Your goal:
Each record below is to be restated word for word.

Excerpted records:
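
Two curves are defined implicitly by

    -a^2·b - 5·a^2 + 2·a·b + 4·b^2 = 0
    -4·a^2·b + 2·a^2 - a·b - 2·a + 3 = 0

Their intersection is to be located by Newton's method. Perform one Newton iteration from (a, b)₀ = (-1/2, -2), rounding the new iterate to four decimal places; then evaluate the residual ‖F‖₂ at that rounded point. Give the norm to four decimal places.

5.1875

At (-1/2, -2): F = (17.2500, 5.5000).
Jacobian J = [[-2·a·b - 10·a + 2·b, -a^2 + 2·a + 8·b], [-8·a·b + 4·a - b - 2, -4·a^2 - a]].
At the point, J = [[-1.0000, -17.2500], [-10.0000, -0.5000]] (det J = -172.0000).
Solving J·Δ = −F gives Δ = (0.5015, 0.9709).
Then the next iterate is (a, b)₁ = (0.0015, -1.0291).
Re-evaluating at (0.0015, -1.0291): F = (4.233091, 2.998557), so ‖F‖₂ = 5.1875.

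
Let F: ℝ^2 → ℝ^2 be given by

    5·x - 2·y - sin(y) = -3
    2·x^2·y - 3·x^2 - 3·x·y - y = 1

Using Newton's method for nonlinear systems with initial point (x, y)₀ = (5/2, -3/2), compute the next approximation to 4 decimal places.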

Answer space:
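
Two curves are defined implicitly by

    -a^2·b - 5·a^2 + 2·a·b + 4·b^2 = 0
    -4·a^2·b + 2·a^2 - a·b - 2·a + 3 = 0

Their intersection is to be located by Newton's method. Perform one Newton iteration from (a, b)₀ = (-1/2, -2), rounding the new iterate to four decimal places; then evaluate the residual ‖F‖₂ at that rounded point. Give the norm to four decimal places.

5.1875

At (-1/2, -2): F = (17.2500, 5.5000).
Jacobian J = [[-2·a·b - 10·a + 2·b, -a^2 + 2·a + 8·b], [-8·a·b + 4·a - b - 2, -4·a^2 - a]].
At the point, J = [[-1.0000, -17.2500], [-10.0000, -0.5000]] (det J = -172.0000).
Solving J·Δ = −F gives Δ = (0.5015, 0.9709).
Then the next iterate is (a, b)₁ = (0.0015, -1.0291).
Re-evaluating at (0.0015, -1.0291): F = (4.233091, 2.998557), so ‖F‖₂ = 5.1875.

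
Let F: ℝ^2 → ℝ^2 be given by

    5·x - 2·y - sin(y) = -3
    2·x^2·y - 3·x^2 - 3·x·y - y = 1

Using Newton's method for nonlinear systems with initial point (x, y)₀ = (5/2, -3/2), compute the next approximation to 4 decimal places.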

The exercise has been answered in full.